● **INSTRUCTIONS TO FOLLOW**: Copy the data below exactly.

***

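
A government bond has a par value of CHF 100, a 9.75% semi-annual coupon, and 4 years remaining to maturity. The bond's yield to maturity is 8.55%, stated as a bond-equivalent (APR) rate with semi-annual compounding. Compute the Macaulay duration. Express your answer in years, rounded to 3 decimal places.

3.420 years

Periodic yield y = 0.04275. Discount each cash flow and weight by its period:
  t   CF        PV=CF/(1+0.04275)^t    t·PV
  1        4.875         4.6751         4.6751
  2        4.875         4.4835         8.9669
  3        4.875         4.2997        12.8990
  4        4.875         4.1234        16.4935
  5        4.875         3.9543        19.7717
  6        4.875         3.7922        22.7533
  7        4.875         3.6367        25.4572
  8      104.875        75.0292       600.2337
  Σ                    103.9942       711.2505
Price P = Σ PV = 103.9942.
Macaulay duration = Σ(t·PV) / P = 711.2505 / 103.9942 = 6.83933 half-year periods.
In years: 6.83933 / 2 = 3.41967 years.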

***

● **SOLUTION TO THE PROBLEM**:
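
A government bond has a par value of CHF 100, a 9.75% semi-annual coupon, and 4 years remaining to maturity. The bond's yield to maturity is 8.55%, stated as a bond-equivalent (APR) rate with semi-annual compounding. Compute the Macaulay duration. Express your answer in years, rounded to 3 decimal places.

3.420 years

Periodic yield y = 0.04275. Discount each cash flow and weight by its period:
  t   CF        PV=CF/(1+0.04275)^t    t·PV
  1        4.875         4.6751         4.6751
  2        4.875         4.4835         8.9669
  3        4.875         4.2997        12.8990
  4        4.875         4.1234        16.4935
  5        4.875         3.9543        19.7717
  6        4.875         3.7922        22.7533
  7        4.875         3.6367        25.4572
  8      104.875        75.0292       600.2337
  Σ                    103.9942       711.2505
Price P = Σ PV = 103.9942.
Macaulay duration = Σ(t·PV) / P = 711.2505 / 103.9942 = 6.83933 half-year periods.
In years: 6.83933 / 2 = 3.41967 years.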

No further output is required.